PROMPT: Print the records below exactly; all of them are needed.

[Stored data entries]
-.-.-

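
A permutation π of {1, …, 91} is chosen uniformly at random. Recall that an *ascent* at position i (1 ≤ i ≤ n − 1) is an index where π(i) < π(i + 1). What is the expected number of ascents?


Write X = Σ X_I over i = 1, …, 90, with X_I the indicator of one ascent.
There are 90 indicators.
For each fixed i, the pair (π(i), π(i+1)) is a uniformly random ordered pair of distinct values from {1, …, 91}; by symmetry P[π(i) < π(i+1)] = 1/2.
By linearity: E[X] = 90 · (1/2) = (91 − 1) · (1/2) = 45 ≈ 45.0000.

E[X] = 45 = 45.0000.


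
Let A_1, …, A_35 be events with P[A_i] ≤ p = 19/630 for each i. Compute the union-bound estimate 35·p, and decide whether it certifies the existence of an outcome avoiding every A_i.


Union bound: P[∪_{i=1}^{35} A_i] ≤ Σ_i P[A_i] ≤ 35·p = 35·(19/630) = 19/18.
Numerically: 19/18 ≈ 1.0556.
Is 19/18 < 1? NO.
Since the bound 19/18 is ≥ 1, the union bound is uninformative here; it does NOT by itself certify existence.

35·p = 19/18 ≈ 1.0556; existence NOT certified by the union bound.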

-.-.-

SOLUTION FOR THIS PROBLEM:
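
A permutation π of {1, …, 91} is chosen uniformly at random. Recall that an *ascent* at position i (1 ≤ i ≤ n − 1) is an index where π(i) < π(i + 1). What is the expected number of ascents?


Write X = Σ X_I over i = 1, …, 90, with X_I the indicator of one ascent.
There are 90 indicators.
For each fixed i, the pair (π(i), π(i+1)) is a uniformly random ordered pair of distinct values from {1, …, 91}; by symmetry P[π(i) < π(i+1)] = 1/2.
By linearity: E[X] = 90 · (1/2) = (91 − 1) · (1/2) = 45 ≈ 45.0000.

E[X] = 45 = 45.0000.


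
Let A_1, …, A_35 be events with P[A_i] ≤ p = 19/630 for each i. Compute the union-bound estimate 35·p, and decide whether it certifies the existence of an outcome avoiding every A_i.


Union bound: P[∪_{i=1}^{35} A_i] ≤ Σ_i P[A_i] ≤ 35·p = 35·(19/630) = 19/18.
Numerically: 19/18 ≈ 1.0556.
Is 19/18 < 1? NO.
Since the bound 19/18 is ≥ 1, the union bound is uninformative here; it does NOT by itself certify existence.

35·p = 19/18 ≈ 1.0556; existence NOT certified by the union bound.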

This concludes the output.